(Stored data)

■ ■ ■ ■ ■

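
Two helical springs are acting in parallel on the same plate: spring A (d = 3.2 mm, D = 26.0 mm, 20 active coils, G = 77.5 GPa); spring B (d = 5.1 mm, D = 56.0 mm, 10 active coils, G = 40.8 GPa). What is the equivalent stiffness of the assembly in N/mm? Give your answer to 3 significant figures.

k_A = Gd⁴/(8D³N_a) = (77.5×10³)(3.2⁴)/(8·26.0³·20) = 2.8898 N/mm
k_B = Gd⁴/(8D³N_a) = (40.8×10³)(5.1⁴)/(8·56.0³·10) = 1.9647 N/mm
Parallel: k_eq = 2.8898 + 1.9647 = 4.8544 N/mm

4.85 N/mm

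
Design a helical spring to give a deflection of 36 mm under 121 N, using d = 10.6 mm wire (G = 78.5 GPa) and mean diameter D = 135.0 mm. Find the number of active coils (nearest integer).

15

Required rate k = F/δ = 121/36 = 3.3611 N/mm
N_a = Gd⁴/(8D³k) = (78.5×10³ × 10.6⁴)/(8 × 135.0³ × 3.3611)
    = 9.91044e+08 / 6.61568e+07 = 14.98 → 15 coils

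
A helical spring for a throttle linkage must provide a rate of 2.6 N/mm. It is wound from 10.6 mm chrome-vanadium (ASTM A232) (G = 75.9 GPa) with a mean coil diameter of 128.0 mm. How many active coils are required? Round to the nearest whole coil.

22

N_a = Gd⁴/(8D³k) = (75.9×10³ × 10.6⁴)/(8 × 128.0³ × 2.6)
    = 9.5822e+08 / 4.36208e+07 = 21.97 → 22 coils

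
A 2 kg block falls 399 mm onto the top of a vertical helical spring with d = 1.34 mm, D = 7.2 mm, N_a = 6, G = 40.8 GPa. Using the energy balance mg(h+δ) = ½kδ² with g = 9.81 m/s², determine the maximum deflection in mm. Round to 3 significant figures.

48.9 mm

k = Gd⁴/(8D³N_a) = (40.8×10³)(1.34⁴)/(8·7.2³·6) = 7.3424 N/mm
W = mg = 2 × 9.81 = 19.62 N
½kδ² − Wδ − Wh = 0 → δ = (W + √(W² + 2kWh))/k
δ = (19.62 + √(384.94 + 114959))/7.3424 = (19.62 + 339.62)/7.3424 = 48.927 mm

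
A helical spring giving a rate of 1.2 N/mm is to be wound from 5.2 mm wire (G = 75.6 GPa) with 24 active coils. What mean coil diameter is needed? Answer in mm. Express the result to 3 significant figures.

D = (Gd⁴/(8N_a·k))^(1/3) = (75.6×10³·5.2⁴/(8·24·1.2))^(1/3)
  = (239912)^(1/3) = 62.1371 mm

62.1 mm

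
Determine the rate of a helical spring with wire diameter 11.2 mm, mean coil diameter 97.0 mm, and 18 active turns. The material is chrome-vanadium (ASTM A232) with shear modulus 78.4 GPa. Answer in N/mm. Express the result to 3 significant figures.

9.39 N/mm

k = Gd⁴/(8D³N_a) = (78.4×10³ × 11.2⁴) / (8 × 97.0³ × 18)
  = 1.23364e+09 / 1.31425e+08 = 9.3866 N/mm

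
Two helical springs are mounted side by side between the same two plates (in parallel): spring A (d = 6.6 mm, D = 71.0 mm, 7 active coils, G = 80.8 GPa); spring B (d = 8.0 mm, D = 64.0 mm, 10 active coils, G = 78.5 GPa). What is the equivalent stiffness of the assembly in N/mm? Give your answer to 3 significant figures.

23.0 N/mm

k_A = Gd⁴/(8D³N_a) = (80.8×10³)(6.6⁴)/(8·71.0³·7) = 7.6493 N/mm
k_B = Gd⁴/(8D³N_a) = (78.5×10³)(8.0⁴)/(8·64.0³·10) = 15.332 N/mm
Parallel: k_eq = 7.6493 + 15.332 = 22.981 N/mm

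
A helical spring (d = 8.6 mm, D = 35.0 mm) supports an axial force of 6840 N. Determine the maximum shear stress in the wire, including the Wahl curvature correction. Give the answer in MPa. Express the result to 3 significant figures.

1340 MPa

Spring index C = D/d = 35.0/8.6 = 4.0698
K_W = (4C−1)/(4C−4) + 0.615/C = 15.279/12.279 + 0.1511 = 1.3954
τ₀ = 8FD/(πd³) = 8·6840·35.0/(π·8.6³) = 1.9152e+06/1998.2 = 958.45 MPa
τ_max = K·τ₀ = 1.3954 × 958.45 = 1337.5 MPa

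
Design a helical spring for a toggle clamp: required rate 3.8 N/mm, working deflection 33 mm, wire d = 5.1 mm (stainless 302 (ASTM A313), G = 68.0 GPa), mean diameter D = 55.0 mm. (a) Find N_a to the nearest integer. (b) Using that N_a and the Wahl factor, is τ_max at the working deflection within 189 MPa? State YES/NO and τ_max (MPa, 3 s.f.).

N_a = Gd⁴/(8D³k) = (68.0×10³)(5.1⁴)/(8·55.0³·3.8) = 9.096 → N_a = 9
Actual rate k = Gd⁴/(8D³·9) = 3.8403 N/mm
Working load F = kδ = 3.8403·33 = 126.73 N
C = 55.0/5.1 = 10.7843; K_W = (4C−1)/(4C−4)+0.615/C = 1.1337
τ_max = K_W·8FD/(πd³) = 1.1337·133.81 = 151.69 MPa
τ_max ≤ 189 MPa → acceptable

(a) 9 coils; (b) YES, τ_max = 152 MPa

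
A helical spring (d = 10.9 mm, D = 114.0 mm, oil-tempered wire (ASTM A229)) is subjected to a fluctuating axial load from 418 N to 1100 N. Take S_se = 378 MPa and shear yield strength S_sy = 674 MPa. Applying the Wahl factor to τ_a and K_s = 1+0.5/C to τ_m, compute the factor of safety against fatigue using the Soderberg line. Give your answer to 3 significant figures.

C = D/d = 114.0/10.9 = 10.4587; K_W = (4C−1)/(4C−4)+0.615/C = 1.1381; K_s = 1+0.5/C = 1.0478
F_a = (F_max−F_min)/2 = 341 N; F_m = (F_max+F_min)/2 = 759 N
τ_a = K_W·8F_aD/(πd³) = 1.1381 × 76.44 = 86.996 MPa
τ_m = K_s·8F_mD/(πd³) = 1.0478 × 170.14 = 178.27 MPa
Soderberg: 1/n_f = τ_a/S_se + τ_m/S_sy = 86.996/378 + 178.27/674 = 0.23015 + 0.26450 = 0.49465
n_f = 1/0.49465 = 2.022

2.02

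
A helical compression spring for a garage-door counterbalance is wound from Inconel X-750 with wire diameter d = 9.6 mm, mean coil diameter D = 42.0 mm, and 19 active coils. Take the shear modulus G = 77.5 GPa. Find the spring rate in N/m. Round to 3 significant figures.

58500 N/m

k = Gd⁴/(8D³N_a) = (77.5×10³ × 9.6⁴) / (8 × 42.0³ × 19)
  = 6.58244e+08 / 1.12614e+07 = 58.451 N/mm = 58451 N/m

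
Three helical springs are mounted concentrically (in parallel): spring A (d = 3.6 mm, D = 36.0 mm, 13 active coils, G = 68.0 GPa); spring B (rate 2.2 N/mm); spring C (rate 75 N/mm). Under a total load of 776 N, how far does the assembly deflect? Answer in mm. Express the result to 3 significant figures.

9.75 mm

k_A = Gd⁴/(8D³N_a) = (68.0×10³)(3.6⁴)/(8·36.0³·13) = 2.3538 N/mm
Parallel: k_eq = 2.3538 + 2.2 + 75 = 79.554 N/mm
δ = F/k_eq = 776/79.554 = 9.7544 mm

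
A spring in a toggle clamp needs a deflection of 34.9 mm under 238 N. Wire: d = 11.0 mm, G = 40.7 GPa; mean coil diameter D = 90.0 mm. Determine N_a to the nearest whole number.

Required rate k = F/δ = 238/34.9 = 6.8195 N/mm
N_a = Gd⁴/(8D³k) = (40.7×10³ × 11.0⁴)/(8 × 90.0³ × 6.8195)
    = 5.95889e+08 / 3.97712e+07 = 14.98 → 15 coils

15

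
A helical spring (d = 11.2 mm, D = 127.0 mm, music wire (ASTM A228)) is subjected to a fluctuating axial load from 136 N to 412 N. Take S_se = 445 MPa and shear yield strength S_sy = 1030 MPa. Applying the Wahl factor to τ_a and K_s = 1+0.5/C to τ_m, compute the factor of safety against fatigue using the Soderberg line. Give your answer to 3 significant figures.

C = D/d = 127.0/11.2 = 11.3393; K_W = (4C−1)/(4C−4)+0.615/C = 1.1268; K_s = 1+0.5/C = 1.0441
F_a = (F_max−F_min)/2 = 138 N; F_m = (F_max+F_min)/2 = 274 N
τ_a = K_W·8F_aD/(πd³) = 1.1268 × 31.766 = 35.794 MPa
τ_m = K_s·8F_mD/(πd³) = 1.0441 × 63.073 = 65.854 MPa
Soderberg: 1/n_f = τ_a/S_se + τ_m/S_sy = 35.794/445 + 65.854/1030 = 0.08044 + 0.06394 = 0.14437
n_f = 1/0.14437 = 6.927

6.93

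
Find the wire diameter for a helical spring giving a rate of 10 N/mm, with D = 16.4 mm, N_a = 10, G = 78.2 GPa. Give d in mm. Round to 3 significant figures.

d = (8D³N_a·k / G)^(1/4) = (8·16.4³·10·10 / (78.2×10³))^0.25
  = (45.125)^0.25 = 2.5918 mm

2.59 mm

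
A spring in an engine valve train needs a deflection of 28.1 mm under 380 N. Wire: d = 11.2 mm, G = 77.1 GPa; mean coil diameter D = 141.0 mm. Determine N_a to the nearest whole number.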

■ ■ ■ ■ ■

» Task to carry out:
Exactly and only the lines from the line containing "Find the wire" through the final line of the records above must be returned.

» Task answer:
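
Find the wire diameter for a helical spring giving a rate of 10 N/mm, with D = 16.4 mm, N_a = 10, G = 78.2 GPa. Give d in mm. Round to 3 significant figures.

d = (8D³N_a·k / G)^(1/4) = (8·16.4³·10·10 / (78.2×10³))^0.25
  = (45.125)^0.25 = 2.5918 mm

2.59 mm

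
A spring in an engine valve train needs a deflection of 28.1 mm under 380 N. Wire: d = 11.2 mm, G = 77.1 GPa; mean coil diameter D = 141.0 mm. Determine N_a to the nearest whole number.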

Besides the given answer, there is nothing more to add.